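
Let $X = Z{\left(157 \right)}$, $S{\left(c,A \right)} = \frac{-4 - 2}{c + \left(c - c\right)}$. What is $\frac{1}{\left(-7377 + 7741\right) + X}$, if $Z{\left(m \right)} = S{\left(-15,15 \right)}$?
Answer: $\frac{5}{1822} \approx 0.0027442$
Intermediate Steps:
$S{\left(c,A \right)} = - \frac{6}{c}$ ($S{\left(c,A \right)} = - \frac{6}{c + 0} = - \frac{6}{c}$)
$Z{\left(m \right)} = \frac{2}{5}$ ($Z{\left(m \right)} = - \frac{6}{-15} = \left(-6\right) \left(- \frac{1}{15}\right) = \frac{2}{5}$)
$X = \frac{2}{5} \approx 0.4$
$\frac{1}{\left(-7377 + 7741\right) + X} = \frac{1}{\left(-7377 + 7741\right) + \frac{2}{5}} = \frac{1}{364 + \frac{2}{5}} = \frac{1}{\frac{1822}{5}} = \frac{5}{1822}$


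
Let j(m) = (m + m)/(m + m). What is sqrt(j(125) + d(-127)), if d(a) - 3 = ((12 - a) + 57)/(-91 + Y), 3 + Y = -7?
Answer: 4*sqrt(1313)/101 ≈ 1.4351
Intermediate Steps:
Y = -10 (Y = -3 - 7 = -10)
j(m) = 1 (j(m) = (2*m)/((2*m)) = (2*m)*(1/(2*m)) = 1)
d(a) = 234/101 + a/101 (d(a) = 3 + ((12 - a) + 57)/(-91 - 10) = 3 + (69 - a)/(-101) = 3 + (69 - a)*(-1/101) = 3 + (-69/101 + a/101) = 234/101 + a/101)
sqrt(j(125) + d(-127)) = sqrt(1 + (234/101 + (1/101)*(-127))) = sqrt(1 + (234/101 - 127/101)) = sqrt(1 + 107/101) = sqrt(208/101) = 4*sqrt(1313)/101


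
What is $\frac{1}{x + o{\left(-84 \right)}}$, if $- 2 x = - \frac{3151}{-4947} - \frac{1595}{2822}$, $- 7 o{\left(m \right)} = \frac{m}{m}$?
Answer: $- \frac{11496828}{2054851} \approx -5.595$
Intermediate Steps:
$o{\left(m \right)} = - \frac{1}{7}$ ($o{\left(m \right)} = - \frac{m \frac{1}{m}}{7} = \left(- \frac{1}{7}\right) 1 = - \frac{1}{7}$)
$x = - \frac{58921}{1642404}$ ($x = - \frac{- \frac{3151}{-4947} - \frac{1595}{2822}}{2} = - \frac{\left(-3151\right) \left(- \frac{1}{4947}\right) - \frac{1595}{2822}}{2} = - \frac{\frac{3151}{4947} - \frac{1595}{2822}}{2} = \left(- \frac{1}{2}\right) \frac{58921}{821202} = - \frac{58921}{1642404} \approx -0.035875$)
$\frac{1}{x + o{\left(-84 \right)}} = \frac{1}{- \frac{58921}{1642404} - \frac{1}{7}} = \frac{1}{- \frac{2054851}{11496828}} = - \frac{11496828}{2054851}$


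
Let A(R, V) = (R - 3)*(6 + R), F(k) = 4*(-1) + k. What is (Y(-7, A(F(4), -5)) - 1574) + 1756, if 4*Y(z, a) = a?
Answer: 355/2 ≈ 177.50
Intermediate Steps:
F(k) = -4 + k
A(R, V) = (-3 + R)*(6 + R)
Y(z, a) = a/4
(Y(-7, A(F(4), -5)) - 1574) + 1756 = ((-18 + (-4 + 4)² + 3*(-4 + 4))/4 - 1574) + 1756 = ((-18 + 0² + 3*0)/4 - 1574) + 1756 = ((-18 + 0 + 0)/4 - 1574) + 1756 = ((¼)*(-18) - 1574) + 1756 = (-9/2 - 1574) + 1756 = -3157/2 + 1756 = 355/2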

━━━━━━━━

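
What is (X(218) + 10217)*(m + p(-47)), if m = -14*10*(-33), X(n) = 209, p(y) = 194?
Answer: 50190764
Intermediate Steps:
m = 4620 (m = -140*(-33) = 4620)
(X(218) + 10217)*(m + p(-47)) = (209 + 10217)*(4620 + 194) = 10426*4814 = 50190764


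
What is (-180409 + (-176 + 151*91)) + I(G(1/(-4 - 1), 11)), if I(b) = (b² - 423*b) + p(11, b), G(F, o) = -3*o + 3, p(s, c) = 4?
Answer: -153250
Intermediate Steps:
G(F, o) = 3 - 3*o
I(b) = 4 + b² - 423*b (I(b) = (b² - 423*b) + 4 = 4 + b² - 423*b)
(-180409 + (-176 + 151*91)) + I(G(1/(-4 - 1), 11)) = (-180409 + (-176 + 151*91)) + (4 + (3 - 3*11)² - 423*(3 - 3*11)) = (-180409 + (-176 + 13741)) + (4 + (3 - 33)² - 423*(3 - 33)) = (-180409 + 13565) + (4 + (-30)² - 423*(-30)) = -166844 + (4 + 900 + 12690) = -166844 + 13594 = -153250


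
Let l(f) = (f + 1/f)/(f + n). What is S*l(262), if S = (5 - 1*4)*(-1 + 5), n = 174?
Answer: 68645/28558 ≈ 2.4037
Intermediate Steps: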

━━━━━━━━

- Work item -
Would you print, exactly as written, every line above from the one holding "What is (-180409" through the one holding "Let l(f) = (f", with both included and no other lines?

- Response box -
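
What is (-180409 + (-176 + 151*91)) + I(G(1/(-4 - 1), 11)), if I(b) = (b² - 423*b) + p(11, b), G(F, o) = -3*o + 3, p(s, c) = 4?
Answer: -153250
Intermediate Steps:
G(F, o) = 3 - 3*o
I(b) = 4 + b² - 423*b (I(b) = (b² - 423*b) + 4 = 4 + b² - 423*b)
(-180409 + (-176 + 151*91)) + I(G(1/(-4 - 1), 11)) = (-180409 + (-176 + 151*91)) + (4 + (3 - 3*11)² - 423*(3 - 3*11)) = (-180409 + (-176 + 13741)) + (4 + (3 - 33)² - 423*(3 - 33)) = (-180409 + 13565) + (4 + (-30)² - 423*(-30)) = -166844 + (4 + 900 + 12690) = -166844 + 13594 = -153250


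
Let l(f) = (f + 1/f)/(f + n). What is S*l(262), if S = (5 - 1*4)*(-1 + 5), n = 174?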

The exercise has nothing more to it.